[Saved data entries]
____________________

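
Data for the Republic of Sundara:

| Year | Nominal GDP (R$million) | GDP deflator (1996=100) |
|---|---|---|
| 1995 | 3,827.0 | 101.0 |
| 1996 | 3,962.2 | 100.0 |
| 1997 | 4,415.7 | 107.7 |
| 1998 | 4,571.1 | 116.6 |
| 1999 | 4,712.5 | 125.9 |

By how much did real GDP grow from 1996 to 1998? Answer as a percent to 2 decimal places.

Real GDP 1996 = 3962.2/1.000 = 3962.20.
Real GDP 1998 = 4571.1/1.166 = 3920.33.
Change = 3920.33/3962.20 − 1 = -0.0106.

-1.06%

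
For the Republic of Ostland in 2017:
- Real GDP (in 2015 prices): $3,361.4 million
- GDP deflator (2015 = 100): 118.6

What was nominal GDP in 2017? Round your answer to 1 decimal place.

Nominal GDP = Real × (GDP deflator/100) = 3361.4 × 1.186 = 3986.62.

$3,986.6 million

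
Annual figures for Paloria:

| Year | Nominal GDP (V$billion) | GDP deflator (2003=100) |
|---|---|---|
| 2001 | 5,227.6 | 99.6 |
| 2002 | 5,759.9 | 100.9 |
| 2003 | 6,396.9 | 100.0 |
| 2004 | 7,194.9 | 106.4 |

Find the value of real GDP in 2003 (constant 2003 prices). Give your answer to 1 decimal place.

Real GDP 2003 = 6396.9 / 1.000 = 6396.90.

V$6,396.9 billion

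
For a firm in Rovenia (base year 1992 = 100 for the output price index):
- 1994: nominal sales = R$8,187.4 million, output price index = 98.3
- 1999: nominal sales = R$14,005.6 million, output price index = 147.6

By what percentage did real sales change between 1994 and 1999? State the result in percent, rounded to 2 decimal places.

Deflate each year: 1994 → 8187.4/0.983 = 8328.99; 1999 → 14005.6/1.476 = 9488.89.
So real sales changed by 9488.89/8328.99 − 1 = 0.1393, i.e. 13.93%.

13.93%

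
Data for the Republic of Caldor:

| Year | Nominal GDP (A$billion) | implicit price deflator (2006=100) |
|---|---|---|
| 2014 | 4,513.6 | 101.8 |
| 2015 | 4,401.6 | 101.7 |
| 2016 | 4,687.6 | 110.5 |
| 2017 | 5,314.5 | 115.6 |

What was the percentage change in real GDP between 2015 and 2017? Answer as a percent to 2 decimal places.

6.22%

Real GDP 2015 = 4401.6/1.017 = 4328.02.
Real GDP 2017 = 5314.5/1.156 = 4597.32.
Change = 4597.32/4328.02 − 1 = 0.0622.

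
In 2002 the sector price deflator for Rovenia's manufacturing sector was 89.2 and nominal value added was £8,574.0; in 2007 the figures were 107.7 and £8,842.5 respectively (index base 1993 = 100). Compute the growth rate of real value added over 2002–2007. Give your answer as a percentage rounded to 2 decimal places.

-14.58%

Deflate each year: 2002 → 8574.0/0.892 = 9612.11; 2007 → 8842.5/1.077 = 8210.31.
So real value added changed by 8210.31/9612.11 − 1 = -0.1458, i.e. -14.58%.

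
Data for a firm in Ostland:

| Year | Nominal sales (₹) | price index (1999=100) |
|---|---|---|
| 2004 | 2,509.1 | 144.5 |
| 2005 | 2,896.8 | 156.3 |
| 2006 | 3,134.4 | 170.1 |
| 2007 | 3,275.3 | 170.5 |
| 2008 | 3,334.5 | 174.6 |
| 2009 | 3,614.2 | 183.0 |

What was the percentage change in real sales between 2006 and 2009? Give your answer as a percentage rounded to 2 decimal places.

Real sales 2006 = 3134.4/1.701 = 1842.68.
Real sales 2009 = 3614.2/1.830 = 1974.97.
Change = 1974.97/1842.68 − 1 = 0.0718.

7.18%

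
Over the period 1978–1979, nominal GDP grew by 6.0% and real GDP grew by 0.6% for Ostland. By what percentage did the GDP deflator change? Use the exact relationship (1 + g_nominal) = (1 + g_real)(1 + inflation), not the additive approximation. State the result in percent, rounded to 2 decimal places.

5.37%

(1 + g_nom) = (1 + g_real)(1 + π), so π = 1.0600 / 1.0060 − 1 = 0.05368.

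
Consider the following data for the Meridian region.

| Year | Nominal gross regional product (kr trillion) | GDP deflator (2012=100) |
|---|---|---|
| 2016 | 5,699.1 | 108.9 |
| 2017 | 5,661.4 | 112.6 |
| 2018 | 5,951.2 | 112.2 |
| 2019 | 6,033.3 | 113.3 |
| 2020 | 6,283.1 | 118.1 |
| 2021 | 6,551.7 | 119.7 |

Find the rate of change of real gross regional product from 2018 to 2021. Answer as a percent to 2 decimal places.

Real gross regional product 2018 = 5951.2/1.122 = 5304.10.
Real gross regional product 2021 = 6551.7/1.197 = 5473.43.
Change = 5473.43/5304.10 − 1 = 0.0319.

3.19%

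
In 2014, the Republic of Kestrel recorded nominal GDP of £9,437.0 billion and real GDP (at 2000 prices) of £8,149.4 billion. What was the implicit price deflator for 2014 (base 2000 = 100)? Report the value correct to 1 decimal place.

implicit price deflator = (Nominal / Real) × 100 = 9437.0 / 8149.4 × 100 = 115.80.

115.8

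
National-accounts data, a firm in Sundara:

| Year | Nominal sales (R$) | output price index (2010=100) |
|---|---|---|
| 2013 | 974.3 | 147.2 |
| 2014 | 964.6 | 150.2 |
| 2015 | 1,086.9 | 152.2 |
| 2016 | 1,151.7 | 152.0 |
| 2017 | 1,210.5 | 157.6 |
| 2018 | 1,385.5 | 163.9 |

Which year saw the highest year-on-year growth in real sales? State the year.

2014: real = 964.6/1.502 = 642.21; growth vs 2013 (661.89) = -2.97%.
2015: real = 1086.9/1.522 = 714.13; growth vs 2014 (642.21) = 11.20%.
2016: real = 1151.7/1.520 = 757.70; growth vs 2015 (714.13) = 6.10%.
2017: real = 1210.5/1.576 = 768.08; growth vs 2016 (757.70) = 1.37%.
2018: real = 1385.5/1.639 = 845.33; growth vs 2017 (768.08) = 10.06%.

2015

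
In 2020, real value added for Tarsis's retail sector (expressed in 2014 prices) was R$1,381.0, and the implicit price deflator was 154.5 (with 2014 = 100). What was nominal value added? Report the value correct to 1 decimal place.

R$2,133.6

Nominal value added = Real × (implicit price deflator/100) = 1381.0 × 1.545 = 2133.65.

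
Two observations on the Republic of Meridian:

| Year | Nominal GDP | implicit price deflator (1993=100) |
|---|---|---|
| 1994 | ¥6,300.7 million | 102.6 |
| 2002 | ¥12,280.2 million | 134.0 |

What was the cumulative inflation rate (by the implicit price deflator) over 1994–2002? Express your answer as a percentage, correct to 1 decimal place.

Price-level change = 134.0 / 102.6 − 1 = 0.3060.

30.6%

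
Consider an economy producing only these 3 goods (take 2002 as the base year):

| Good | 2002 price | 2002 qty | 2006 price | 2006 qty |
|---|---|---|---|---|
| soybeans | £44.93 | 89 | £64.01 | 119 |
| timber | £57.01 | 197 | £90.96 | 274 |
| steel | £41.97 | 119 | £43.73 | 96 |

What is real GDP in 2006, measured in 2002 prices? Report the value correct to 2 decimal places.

£24996.53

Real GDP 2006 = Σ (p_2002 × q_2006) = 44.93·119 + 57.01·274 + 41.97·96 = 24996.53.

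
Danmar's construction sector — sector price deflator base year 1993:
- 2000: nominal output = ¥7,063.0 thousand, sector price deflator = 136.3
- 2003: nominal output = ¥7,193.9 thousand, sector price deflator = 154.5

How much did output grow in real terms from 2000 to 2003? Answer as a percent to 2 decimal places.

Real output 2000 = 7063.0 / 1.363 = 5181.95.
Real output 2003 = 7193.9 / 1.545 = 4656.25.
Real growth = 4656.25 / 5181.95 − 1 = -0.1014.

-10.14%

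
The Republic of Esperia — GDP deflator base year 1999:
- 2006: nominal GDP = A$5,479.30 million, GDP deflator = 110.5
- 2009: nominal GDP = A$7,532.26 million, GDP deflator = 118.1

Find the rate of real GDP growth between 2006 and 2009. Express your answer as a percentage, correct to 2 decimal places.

28.62%

Real GDP 2006 = 5479.30 / 1.105 = 4958.64.
Real GDP 2009 = 7532.26 / 1.181 = 6377.87.
Real growth = 6377.87 / 4958.64 − 1 = 0.2862.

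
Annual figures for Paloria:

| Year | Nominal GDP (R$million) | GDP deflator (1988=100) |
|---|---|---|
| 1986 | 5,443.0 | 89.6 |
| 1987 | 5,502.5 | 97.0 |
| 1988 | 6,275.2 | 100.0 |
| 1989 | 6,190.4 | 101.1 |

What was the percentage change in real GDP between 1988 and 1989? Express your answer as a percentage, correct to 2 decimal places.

-2.42%

Real GDP 1988 = 6275.2/1.000 = 6275.20.
Real GDP 1989 = 6190.4/1.011 = 6123.05.
Change = 6123.05/6275.20 − 1 = -0.0242.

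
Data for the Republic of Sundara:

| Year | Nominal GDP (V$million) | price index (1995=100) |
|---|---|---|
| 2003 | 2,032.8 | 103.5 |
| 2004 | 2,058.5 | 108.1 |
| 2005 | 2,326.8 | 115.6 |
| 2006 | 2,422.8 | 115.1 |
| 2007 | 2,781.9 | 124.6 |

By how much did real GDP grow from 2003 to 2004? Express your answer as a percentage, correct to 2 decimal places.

-3.04%

Real GDP 2003 = 2032.8/1.035 = 1964.06.
Real GDP 2004 = 2058.5/1.081 = 1904.26.
Change = 1904.26/1964.06 − 1 = -0.0304.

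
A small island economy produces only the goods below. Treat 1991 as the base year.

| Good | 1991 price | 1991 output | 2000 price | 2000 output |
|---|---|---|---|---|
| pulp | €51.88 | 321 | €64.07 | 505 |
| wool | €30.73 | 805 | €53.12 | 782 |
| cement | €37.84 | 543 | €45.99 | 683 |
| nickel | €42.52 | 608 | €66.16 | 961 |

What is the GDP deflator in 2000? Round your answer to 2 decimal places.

Nominal GDP 2000 = 64.07·505 + 53.12·782 + 45.99·683 + 66.16·961 = 168886.12.
Real GDP 2000 (at 1991 prices) = 51.88·505 + 30.73·782 + 37.84·683 + 42.52·961 = 116936.70.
Deflator = Nominal/Real × 100 = 168886.12/116936.70 × 100 = 144.425.

144.43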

____________________

Task item: Whenever the string "firm" shows up in a line above, copy that line.

Exercise solution:
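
For a firm in Rovenia (base year 1992 = 100 for the output price index):
Data for a firm in Ostland:
National-accounts data, a firm in Sundara: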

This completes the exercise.